*Task brief*:
Copy out every line of the data exactly.

Stored items:
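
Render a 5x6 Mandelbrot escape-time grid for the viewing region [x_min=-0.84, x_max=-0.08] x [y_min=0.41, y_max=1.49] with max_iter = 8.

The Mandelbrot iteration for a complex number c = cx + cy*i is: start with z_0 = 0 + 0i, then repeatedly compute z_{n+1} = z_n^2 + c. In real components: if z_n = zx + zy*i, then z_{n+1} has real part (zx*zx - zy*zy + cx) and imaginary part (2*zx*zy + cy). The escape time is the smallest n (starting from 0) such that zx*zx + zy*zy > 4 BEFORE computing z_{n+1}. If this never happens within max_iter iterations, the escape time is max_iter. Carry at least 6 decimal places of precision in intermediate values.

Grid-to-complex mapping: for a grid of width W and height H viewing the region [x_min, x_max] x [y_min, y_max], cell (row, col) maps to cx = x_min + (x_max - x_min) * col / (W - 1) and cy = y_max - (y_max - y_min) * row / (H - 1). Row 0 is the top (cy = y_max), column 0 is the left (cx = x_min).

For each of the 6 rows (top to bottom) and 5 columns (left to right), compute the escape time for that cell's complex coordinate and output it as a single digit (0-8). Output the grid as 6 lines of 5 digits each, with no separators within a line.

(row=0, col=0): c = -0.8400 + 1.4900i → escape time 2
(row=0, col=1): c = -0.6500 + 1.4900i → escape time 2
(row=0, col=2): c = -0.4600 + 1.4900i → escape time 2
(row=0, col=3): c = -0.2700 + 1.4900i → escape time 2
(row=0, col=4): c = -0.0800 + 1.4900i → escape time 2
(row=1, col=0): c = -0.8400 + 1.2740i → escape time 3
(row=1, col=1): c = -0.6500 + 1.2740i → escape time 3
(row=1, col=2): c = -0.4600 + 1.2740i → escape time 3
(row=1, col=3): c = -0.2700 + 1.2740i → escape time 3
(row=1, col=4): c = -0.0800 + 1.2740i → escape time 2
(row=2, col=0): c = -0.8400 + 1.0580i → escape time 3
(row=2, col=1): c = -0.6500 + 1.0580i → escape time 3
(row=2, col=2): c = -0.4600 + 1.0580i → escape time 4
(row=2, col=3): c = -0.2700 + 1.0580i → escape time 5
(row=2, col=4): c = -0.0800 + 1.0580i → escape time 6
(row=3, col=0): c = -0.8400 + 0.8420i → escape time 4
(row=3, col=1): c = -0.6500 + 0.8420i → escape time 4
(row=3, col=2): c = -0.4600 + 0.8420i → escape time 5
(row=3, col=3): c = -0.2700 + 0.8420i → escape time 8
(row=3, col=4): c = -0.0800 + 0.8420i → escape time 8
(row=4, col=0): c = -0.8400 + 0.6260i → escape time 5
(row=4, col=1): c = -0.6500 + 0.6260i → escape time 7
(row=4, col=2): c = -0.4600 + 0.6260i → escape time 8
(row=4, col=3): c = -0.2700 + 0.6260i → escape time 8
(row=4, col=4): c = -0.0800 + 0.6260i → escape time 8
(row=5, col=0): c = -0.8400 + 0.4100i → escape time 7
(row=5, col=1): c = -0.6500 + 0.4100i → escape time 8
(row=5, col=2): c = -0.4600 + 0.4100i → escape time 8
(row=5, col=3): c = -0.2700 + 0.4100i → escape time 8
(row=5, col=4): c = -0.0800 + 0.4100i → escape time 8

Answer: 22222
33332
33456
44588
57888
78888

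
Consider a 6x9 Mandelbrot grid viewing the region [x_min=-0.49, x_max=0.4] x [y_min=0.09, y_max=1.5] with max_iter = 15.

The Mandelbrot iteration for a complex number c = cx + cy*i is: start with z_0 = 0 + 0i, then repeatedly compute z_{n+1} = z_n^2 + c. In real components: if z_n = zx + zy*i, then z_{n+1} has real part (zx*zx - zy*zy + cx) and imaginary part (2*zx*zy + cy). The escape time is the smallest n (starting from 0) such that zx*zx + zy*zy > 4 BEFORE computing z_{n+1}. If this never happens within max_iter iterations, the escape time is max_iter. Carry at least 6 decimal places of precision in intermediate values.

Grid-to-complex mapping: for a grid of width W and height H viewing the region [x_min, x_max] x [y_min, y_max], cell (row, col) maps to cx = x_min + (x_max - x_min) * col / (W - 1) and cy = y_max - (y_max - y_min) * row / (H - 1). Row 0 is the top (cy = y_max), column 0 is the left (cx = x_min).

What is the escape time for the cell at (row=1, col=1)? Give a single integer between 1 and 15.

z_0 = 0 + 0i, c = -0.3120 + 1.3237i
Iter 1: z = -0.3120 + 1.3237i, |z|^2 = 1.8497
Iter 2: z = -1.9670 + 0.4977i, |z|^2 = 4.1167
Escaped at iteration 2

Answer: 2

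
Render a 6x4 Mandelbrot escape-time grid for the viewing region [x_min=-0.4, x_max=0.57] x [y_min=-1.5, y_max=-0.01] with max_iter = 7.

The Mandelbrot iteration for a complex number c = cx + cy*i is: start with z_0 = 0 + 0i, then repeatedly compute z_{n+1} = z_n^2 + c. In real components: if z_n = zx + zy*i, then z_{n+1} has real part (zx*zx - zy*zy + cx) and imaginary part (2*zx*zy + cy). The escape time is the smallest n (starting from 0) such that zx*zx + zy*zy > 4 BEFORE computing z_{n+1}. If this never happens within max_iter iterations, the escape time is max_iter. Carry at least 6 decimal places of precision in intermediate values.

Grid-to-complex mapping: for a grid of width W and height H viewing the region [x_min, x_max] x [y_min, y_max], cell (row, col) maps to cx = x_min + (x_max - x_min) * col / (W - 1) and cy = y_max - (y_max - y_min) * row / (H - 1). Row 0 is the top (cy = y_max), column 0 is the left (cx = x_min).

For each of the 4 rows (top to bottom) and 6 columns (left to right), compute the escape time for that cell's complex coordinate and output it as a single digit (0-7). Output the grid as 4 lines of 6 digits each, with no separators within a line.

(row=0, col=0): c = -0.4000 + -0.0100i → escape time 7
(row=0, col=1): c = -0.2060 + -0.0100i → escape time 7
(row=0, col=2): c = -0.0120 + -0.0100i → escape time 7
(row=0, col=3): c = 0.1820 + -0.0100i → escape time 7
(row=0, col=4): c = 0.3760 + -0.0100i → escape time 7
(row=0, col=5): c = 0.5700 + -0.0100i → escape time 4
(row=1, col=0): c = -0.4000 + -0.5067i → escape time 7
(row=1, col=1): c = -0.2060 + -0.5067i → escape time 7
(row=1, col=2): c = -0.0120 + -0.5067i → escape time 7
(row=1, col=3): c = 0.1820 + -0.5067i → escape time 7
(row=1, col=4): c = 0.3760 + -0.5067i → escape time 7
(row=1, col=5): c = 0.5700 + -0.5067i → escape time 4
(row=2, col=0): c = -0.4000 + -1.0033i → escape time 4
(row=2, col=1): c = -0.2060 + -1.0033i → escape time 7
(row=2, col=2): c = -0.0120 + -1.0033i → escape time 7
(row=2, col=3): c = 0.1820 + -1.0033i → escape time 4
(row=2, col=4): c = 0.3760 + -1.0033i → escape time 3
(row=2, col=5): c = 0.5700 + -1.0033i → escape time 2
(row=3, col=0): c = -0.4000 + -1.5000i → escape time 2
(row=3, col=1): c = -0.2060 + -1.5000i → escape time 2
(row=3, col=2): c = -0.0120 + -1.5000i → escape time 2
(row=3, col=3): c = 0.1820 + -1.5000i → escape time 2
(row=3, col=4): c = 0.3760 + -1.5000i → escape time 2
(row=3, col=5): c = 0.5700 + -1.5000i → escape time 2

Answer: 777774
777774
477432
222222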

*Exercise answer*:
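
Render a 5x6 Mandelbrot escape-time grid for the viewing region [x_min=-0.84, x_max=-0.08] x [y_min=0.41, y_max=1.49] with max_iter = 8.

The Mandelbrot iteration for a complex number c = cx + cy*i is: start with z_0 = 0 + 0i, then repeatedly compute z_{n+1} = z_n^2 + c. In real components: if z_n = zx + zy*i, then z_{n+1} has real part (zx*zx - zy*zy + cx) and imaginary part (2*zx*zy + cy). The escape time is the smallest n (starting from 0) such that zx*zx + zy*zy > 4 BEFORE computing z_{n+1}. If this never happens within max_iter iterations, the escape time is max_iter. Carry at least 6 decimal places of precision in intermediate values.

Grid-to-complex mapping: for a grid of width W and height H viewing the region [x_min, x_max] x [y_min, y_max], cell (row, col) maps to cx = x_min + (x_max - x_min) * col / (W - 1) and cy = y_max - (y_max - y_min) * row / (H - 1). Row 0 is the top (cy = y_max), column 0 is the left (cx = x_min).

For each of the 6 rows (top to bottom) and 5 columns (left to right), compute the escape time for that cell's complex coordinate and output it as a single digit (0-8). Output the grid as 6 lines of 5 digits each, with no separators within a line.

(row=0, col=0): c = -0.8400 + 1.4900i → escape time 2
(row=0, col=1): c = -0.6500 + 1.4900i → escape time 2
(row=0, col=2): c = -0.4600 + 1.4900i → escape time 2
(row=0, col=3): c = -0.2700 + 1.4900i → escape time 2
(row=0, col=4): c = -0.0800 + 1.4900i → escape time 2
(row=1, col=0): c = -0.8400 + 1.2740i → escape time 3
(row=1, col=1): c = -0.6500 + 1.2740i → escape time 3
(row=1, col=2): c = -0.4600 + 1.2740i → escape time 3
(row=1, col=3): c = -0.2700 + 1.2740i → escape time 3
(row=1, col=4): c = -0.0800 + 1.2740i → escape time 2
(row=2, col=0): c = -0.8400 + 1.0580i → escape time 3
(row=2, col=1): c = -0.6500 + 1.0580i → escape time 3
(row=2, col=2): c = -0.4600 + 1.0580i → escape time 4
(row=2, col=3): c = -0.2700 + 1.0580i → escape time 5
(row=2, col=4): c = -0.0800 + 1.0580i → escape time 6
(row=3, col=0): c = -0.8400 + 0.8420i → escape time 4
(row=3, col=1): c = -0.6500 + 0.8420i → escape time 4
(row=3, col=2): c = -0.4600 + 0.8420i → escape time 5
(row=3, col=3): c = -0.2700 + 0.8420i → escape time 8
(row=3, col=4): c = -0.0800 + 0.8420i → escape time 8
(row=4, col=0): c = -0.8400 + 0.6260i → escape time 5
(row=4, col=1): c = -0.6500 + 0.6260i → escape time 7
(row=4, col=2): c = -0.4600 + 0.6260i → escape time 8
(row=4, col=3): c = -0.2700 + 0.6260i → escape time 8
(row=4, col=4): c = -0.0800 + 0.6260i → escape time 8
(row=5, col=0): c = -0.8400 + 0.4100i → escape time 7
(row=5, col=1): c = -0.6500 + 0.4100i → escape time 8
(row=5, col=2): c = -0.4600 + 0.4100i → escape time 8
(row=5, col=3): c = -0.2700 + 0.4100i → escape time 8
(row=5, col=4): c = -0.0800 + 0.4100i → escape time 8

Answer: 22222
33332
33456
44588
57888
78888

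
Consider a 6x9 Mandelbrot grid viewing the region [x_min=-0.49, x_max=0.4] x [y_min=0.09, y_max=1.5] with max_iter = 15.

The Mandelbrot iteration for a complex number c = cx + cy*i is: start with z_0 = 0 + 0i, then repeatedly compute z_{n+1} = z_n^2 + c. In real components: if z_n = zx + zy*i, then z_{n+1} has real part (zx*zx - zy*zy + cx) and imaginary part (2*zx*zy + cy). The escape time is the smallest n (starting from 0) such that zx*zx + zy*zy > 4 BEFORE computing z_{n+1}. If this never happens within max_iter iterations, the escape time is max_iter. Carry at least 6 decimal places of precision in intermediate values.

Grid-to-complex mapping: for a grid of width W and height H viewing the region [x_min, x_max] x [y_min, y_max], cell (row, col) maps to cx = x_min + (x_max - x_min) * col / (W - 1) and cy = y_max - (y_max - y_min) * row / (H - 1). Row 0 is the top (cy = y_max), column 0 is the left (cx = x_min).

What is the escape time for the cell at (row=1, col=1)? Give a single integer between 1 and 15.

z_0 = 0 + 0i, c = -0.3120 + 1.3237i
Iter 1: z = -0.3120 + 1.3237i, |z|^2 = 1.8497
Iter 2: z = -1.9670 + 0.4977i, |z|^2 = 4.1167
Escaped at iteration 2

Answer: 2

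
Render a 6x4 Mandelbrot escape-time grid for the viewing region [x_min=-0.4, x_max=0.57] x [y_min=-1.5, y_max=-0.01] with max_iter = 7.

The Mandelbrot iteration for a complex number c = cx + cy*i is: start with z_0 = 0 + 0i, then repeatedly compute z_{n+1} = z_n^2 + c. In real components: if z_n = zx + zy*i, then z_{n+1} has real part (zx*zx - zy*zy + cx) and imaginary part (2*zx*zy + cy). The escape time is the smallest n (starting from 0) such that zx*zx + zy*zy > 4 BEFORE computing z_{n+1}. If this never happens within max_iter iterations, the escape time is max_iter. Carry at least 6 decimal places of precision in intermediate values.

Grid-to-complex mapping: for a grid of width W and height H viewing the region [x_min, x_max] x [y_min, y_max], cell (row, col) maps to cx = x_min + (x_max - x_min) * col / (W - 1) and cy = y_max - (y_max - y_min) * row / (H - 1). Row 0 is the top (cy = y_max), column 0 is the left (cx = x_min).

For each of the 4 rows (top to bottom) and 6 columns (left to right), compute the escape time for that cell's complex coordinate and output it as a single digit (0-7). Output the grid as 4 lines of 6 digits each, with no separators within a line.

(row=0, col=0): c = -0.4000 + -0.0100i → escape time 7
(row=0, col=1): c = -0.2060 + -0.0100i → escape time 7
(row=0, col=2): c = -0.0120 + -0.0100i → escape time 7
(row=0, col=3): c = 0.1820 + -0.0100i → escape time 7
(row=0, col=4): c = 0.3760 + -0.0100i → escape time 7
(row=0, col=5): c = 0.5700 + -0.0100i → escape time 4
(row=1, col=0): c = -0.4000 + -0.5067i → escape time 7
(row=1, col=1): c = -0.2060 + -0.5067i → escape time 7
(row=1, col=2): c = -0.0120 + -0.5067i → escape time 7
(row=1, col=3): c = 0.1820 + -0.5067i → escape time 7
(row=1, col=4): c = 0.3760 + -0.5067i → escape time 7
(row=1, col=5): c = 0.5700 + -0.5067i → escape time 4
(row=2, col=0): c = -0.4000 + -1.0033i → escape time 4
(row=2, col=1): c = -0.2060 + -1.0033i → escape time 7
(row=2, col=2): c = -0.0120 + -1.0033i → escape time 7
(row=2, col=3): c = 0.1820 + -1.0033i → escape time 4
(row=2, col=4): c = 0.3760 + -1.0033i → escape time 3
(row=2, col=5): c = 0.5700 + -1.0033i → escape time 2
(row=3, col=0): c = -0.4000 + -1.5000i → escape time 2
(row=3, col=1): c = -0.2060 + -1.5000i → escape time 2
(row=3, col=2): c = -0.0120 + -1.5000i → escape time 2
(row=3, col=3): c = 0.1820 + -1.5000i → escape time 2
(row=3, col=4): c = 0.3760 + -1.5000i → escape time 2
(row=3, col=5): c = 0.5700 + -1.5000i → escape time 2

Answer: 777774
777774
477432
222222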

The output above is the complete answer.